What you are asked to do - Write out, as an exact transcription, the line that has "3 judges: C ≻ A ≻ B ≻ D" and each line after it through the end of the data below.

(Dataset items)
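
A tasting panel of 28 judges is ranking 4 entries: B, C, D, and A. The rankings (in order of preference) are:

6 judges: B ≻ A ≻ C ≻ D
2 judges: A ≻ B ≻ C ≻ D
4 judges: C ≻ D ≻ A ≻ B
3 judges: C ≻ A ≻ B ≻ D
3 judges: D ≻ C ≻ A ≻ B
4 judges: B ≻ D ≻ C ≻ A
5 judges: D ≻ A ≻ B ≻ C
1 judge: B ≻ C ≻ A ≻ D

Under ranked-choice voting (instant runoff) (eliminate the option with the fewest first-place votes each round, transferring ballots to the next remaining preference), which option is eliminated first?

A

Round 1: B 11, C 7, D 8, A 2. Eliminate A.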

Task output -
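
3 judges: C ≻ A ≻ B ≻ D
3 judges: D ≻ C ≻ A ≻ B
4 judges: B ≻ D ≻ C ≻ A
5 judges: D ≻ A ≻ B ≻ C
1 judge: B ≻ C ≻ A ≻ D

Under ranked-choice voting (instant runoff) (eliminate the option with the fewest first-place votes each round, transferring ballots to the next remaining preference), which option is eliminated first?

A

Round 1: B 11, C 7, D 8, A 2. Eliminate A.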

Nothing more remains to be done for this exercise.